- **Instructions to follow**
Your answer should be the lines of the data below that contain "Variables".

[Exercise input]

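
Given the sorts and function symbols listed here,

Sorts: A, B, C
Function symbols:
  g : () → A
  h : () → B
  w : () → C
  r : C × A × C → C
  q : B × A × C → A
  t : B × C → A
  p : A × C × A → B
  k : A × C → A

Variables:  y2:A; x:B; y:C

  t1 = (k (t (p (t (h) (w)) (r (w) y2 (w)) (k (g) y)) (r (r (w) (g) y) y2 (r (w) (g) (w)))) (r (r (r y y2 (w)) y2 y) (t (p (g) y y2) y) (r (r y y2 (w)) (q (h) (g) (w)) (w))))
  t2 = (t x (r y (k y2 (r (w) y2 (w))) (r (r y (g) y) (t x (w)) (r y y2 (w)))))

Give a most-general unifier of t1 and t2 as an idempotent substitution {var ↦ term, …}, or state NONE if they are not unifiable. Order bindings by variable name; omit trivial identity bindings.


head clash or occurs-check failure — not unifiable

NONE (not unifiable)


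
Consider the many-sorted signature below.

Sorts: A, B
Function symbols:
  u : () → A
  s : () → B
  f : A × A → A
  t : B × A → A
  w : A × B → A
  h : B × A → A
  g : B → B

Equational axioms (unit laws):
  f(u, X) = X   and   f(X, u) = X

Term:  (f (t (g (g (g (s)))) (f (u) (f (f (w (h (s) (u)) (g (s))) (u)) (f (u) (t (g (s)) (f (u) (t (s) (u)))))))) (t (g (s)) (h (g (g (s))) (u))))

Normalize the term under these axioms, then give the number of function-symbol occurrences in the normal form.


1. (f (t (g (g (g (s)))) (f (u) (f (f (w (h (s) (u)) (g (s))) (u)) (f (u) (t (g (s)) (f (u) (t (s) (u)))))))) (t (g (s)) (h (g (g (s))) (u))))  →  (f (t (g (g (g (s)))) (f (f (w (h (s) (u)) (g (s))) (u)) (f (u) (t (g (s)) (f (u) (t (s) (u))))))) (t (g (s)) (h (g (g (s))) (u))))
2. (f (t (g (g (g (s)))) (f (f (w (h (s) (u)) (g (s))) (u)) (f (u) (t (g (s)) (f (u) (t (s) (u))))))) (t (g (s)) (h (g (g (s))) (u))))  →  (f (t (g (g (g (s)))) (f (w (h (s) (u)) (g (s))) (f (u) (t (g (s)) (f (u) (t (s) (u))))))) (t (g (s)) (h (g (g (s))) (u))))
3. (f (t (g (g (g (s)))) (f (w (h (s) (u)) (g (s))) (f (u) (t (g (s)) (f (u) (t (s) (u))))))) (t (g (s)) (h (g (g (s))) (u))))  →  (f (t (g (g (g (s)))) (f (w (h (s) (u)) (g (s))) (t (g (s)) (f (u) (t (s) (u)))))) (t (g (s)) (h (g (g (s))) (u))))
4. (f (t (g (g (g (s)))) (f (w (h (s) (u)) (g (s))) (t (g (s)) (f (u) (t (s) (u)))))) (t (g (s)) (h (g (g (s))) (u))))  →  (f (t (g (g (g (s)))) (f (w (h (s) (u)) (g (s))) (t (g (s)) (t (s) (u))))) (t (g (s)) (h (g (g (s))) (u))))
normal form: (f (t (g (g (g (s)))) (f (w (h (s) (u)) (g (s))) (t (g (s)) (t (s) (u))))) (t (g (s)) (h (g (g (s))) (u))))

size = 27


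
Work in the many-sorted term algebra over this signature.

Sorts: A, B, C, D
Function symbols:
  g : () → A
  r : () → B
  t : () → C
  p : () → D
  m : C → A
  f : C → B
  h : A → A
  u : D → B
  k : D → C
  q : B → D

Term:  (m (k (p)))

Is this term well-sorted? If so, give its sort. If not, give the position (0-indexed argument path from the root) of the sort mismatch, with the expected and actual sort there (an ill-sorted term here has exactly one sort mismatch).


well-sorted; sort = A

    (p) : D
  (k (p)) : C
(m (k (p))) : A


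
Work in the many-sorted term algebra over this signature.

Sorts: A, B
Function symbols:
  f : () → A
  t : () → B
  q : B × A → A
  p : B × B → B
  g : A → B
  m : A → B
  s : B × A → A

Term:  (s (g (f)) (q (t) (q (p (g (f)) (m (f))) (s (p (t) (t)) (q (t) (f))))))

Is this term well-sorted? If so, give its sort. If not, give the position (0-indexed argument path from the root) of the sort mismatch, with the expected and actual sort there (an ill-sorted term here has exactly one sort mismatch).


well-sorted; sort = A

    (f) : A
  (g (f)) : B
    (t) : B
          (f) : A
        (g (f)) : B
          (f) : A
        (m (f)) : B
      (p (g (f)) (m (f))) : B
          (t) : B
          (t) : B
        (p (t) (t)) : B
          (t) : B
          (f) : A
        (q (t) (f)) : A
      (s (p (t) (t)) (q (t) (f))) : A
    (q (p (g (f)) (m (f))) (s (p (t) (t)) (q (t) (f)))) : A
  (q (t) (q (p (g (f)) (m (f))) (s (p (t) (t)) (q (t) (f))))) : A
(s (g (f)) (q (t) (q (p (g (f)) (m (f))) (s (p (t) (t)) (q (t) (f)))))) : A


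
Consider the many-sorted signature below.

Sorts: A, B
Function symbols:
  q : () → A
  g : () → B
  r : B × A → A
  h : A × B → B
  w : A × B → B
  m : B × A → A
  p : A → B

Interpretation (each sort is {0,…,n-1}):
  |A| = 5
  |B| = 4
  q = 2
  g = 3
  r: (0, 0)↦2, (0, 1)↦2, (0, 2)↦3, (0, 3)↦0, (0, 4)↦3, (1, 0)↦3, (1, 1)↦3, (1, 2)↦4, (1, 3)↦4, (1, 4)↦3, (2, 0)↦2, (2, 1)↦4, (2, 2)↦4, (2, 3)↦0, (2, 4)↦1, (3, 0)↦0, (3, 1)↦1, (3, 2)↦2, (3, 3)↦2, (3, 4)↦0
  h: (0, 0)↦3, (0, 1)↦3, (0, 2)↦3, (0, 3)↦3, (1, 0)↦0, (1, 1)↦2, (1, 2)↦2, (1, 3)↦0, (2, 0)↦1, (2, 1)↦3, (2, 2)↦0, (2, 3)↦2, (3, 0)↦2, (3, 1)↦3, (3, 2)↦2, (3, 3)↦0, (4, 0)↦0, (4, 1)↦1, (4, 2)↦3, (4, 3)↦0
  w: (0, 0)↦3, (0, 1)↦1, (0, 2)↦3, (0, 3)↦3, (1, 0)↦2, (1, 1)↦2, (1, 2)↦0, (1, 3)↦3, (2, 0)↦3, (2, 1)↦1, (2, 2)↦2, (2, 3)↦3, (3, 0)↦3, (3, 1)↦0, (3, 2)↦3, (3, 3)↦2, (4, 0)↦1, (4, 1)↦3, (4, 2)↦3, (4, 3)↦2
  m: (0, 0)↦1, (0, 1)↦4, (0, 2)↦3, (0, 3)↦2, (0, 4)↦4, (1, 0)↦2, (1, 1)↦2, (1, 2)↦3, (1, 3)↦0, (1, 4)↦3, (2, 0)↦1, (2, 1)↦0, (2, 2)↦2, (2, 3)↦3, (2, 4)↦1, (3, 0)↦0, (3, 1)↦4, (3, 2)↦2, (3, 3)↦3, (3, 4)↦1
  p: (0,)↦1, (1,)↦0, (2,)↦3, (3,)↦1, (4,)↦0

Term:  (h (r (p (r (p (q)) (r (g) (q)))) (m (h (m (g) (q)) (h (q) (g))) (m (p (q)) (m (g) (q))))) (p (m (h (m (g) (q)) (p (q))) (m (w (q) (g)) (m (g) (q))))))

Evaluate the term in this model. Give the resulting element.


  q = 2
  (p (q)) = p(2,) = 3
  g = 3
  q = 2
  (r (g) (q)) = r(3, 2) = 2
  (r (p (q)) (r (g) (q))) = r(3, 2) = 2
  (p (r (p (q)) (r (g) (q)))) = p(2,) = 3
  g = 3
  q = 2
  (m (g) (q)) = m(3, 2) = 2
  q = 2
  g = 3
  (h (q) (g)) = h(2, 3) = 2
  (h (m (g) (q)) (h (q) (g))) = h(2, 2) = 0
  q = 2
  (p (q)) = p(2,) = 3
  g = 3
  q = 2
  (m (g) (q)) = m(3, 2) = 2
  (m (p (q)) (m (g) (q))) = m(3, 2) = 2
  (m (h (m (g) (q)) (h (q) (g))) (m (p (q)) (m (g) (q)))) = m(0, 2) = 3
  (r (p (r (p (q)) (r (g) (q)))) (m (h (m (g) (q)) (h (q) (g))) (m (p (q)) (m (g) (q))))) = r(3, 3) = 2
  g = 3
  q = 2
  (m (g) (q)) = m(3, 2) = 2
  q = 2
  (p (q)) = p(2,) = 3
  (h (m (g) (q)) (p (q))) = h(2, 3) = 2
  q = 2
  g = 3
  (w (q) (g)) = w(2, 3) = 3
  g = 3
  q = 2
  (m (g) (q)) = m(3, 2) = 2
  (m (w (q) (g)) (m (g) (q))) = m(3, 2) = 2
  (m (h (m (g) (q)) (p (q))) (m (w (q) (g)) (m (g) (q)))) = m(2, 2) = 2
  (p (m (h (m (g) (q)) (p (q))) (m (w (q) (g)) (m (g) (q))))) = p(2,) = 3
  (h (r (p (r (p (q)) (r (g) (q)))) (m (h (m (g) (q)) (h (q) (g))) (m (p (q)) (m (g) (q))))) (p (m (h (m (g) (q)) (p (q))) (m (w (q) (g)) (m (g) (q)))))) = h(2, 3) = 2

value = 2


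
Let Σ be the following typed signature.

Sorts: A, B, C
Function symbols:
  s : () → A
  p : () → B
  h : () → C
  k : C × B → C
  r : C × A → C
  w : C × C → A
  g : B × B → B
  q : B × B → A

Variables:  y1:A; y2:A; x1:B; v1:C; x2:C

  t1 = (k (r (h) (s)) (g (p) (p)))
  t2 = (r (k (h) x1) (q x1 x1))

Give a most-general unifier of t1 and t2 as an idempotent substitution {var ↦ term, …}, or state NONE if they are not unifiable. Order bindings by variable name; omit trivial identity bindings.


head clash or occurs-check failure — not unifiable

NONE (not unifiable)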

[/Exercise input]

- **Solution to the problem**
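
Variables:  y2:A; x:B; y:C
Variables:  y1:A; y2:A; x1:B; v1:C; x2:C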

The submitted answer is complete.